- _Exercise_
Please report every line in the entries that contains the string "frac".

Records from a dataset:
= Beginning of Section =
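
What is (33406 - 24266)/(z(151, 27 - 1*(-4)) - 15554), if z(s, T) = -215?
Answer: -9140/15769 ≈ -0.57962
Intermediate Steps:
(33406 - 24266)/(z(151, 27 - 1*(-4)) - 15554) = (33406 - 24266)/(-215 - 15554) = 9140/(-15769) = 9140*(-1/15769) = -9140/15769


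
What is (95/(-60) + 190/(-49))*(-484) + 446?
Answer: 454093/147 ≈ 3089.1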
= End of Section =
= Beginning of Section =
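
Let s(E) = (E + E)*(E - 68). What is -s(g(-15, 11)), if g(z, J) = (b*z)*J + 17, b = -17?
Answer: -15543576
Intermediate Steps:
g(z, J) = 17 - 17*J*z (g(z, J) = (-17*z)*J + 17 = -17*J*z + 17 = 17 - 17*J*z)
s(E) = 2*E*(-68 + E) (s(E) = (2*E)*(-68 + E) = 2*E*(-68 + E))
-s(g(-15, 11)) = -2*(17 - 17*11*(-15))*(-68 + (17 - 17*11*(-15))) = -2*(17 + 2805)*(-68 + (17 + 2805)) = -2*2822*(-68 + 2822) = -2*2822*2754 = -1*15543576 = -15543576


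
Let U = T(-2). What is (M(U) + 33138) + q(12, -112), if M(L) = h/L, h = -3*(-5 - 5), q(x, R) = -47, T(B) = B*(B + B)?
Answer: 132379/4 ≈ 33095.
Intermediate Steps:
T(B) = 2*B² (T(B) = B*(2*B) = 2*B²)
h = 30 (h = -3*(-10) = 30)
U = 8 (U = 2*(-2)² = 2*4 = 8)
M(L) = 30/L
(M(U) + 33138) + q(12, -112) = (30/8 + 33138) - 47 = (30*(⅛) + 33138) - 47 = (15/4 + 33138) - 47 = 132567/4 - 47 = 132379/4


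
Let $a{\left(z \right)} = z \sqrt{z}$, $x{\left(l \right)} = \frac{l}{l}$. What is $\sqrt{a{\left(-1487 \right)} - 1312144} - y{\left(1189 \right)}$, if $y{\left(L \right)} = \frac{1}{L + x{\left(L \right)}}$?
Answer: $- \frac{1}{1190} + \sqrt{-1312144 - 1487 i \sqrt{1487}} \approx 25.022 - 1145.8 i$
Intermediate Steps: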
= End of Section =
- _Output below_
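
Let $a{\left(z \right)} = z \sqrt{z}$, $x{\left(l \right)} = \frac{l}{l}$. What is $\sqrt{a{\left(-1487 \right)} - 1312144} - y{\left(1189 \right)}$, if $y{\left(L \right)} = \frac{1}{L + x{\left(L \right)}}$?
Answer: $- \frac{1}{1190} + \sqrt{-1312144 - 1487 i \sqrt{1487}} \approx 25.022 - 1145.8 i$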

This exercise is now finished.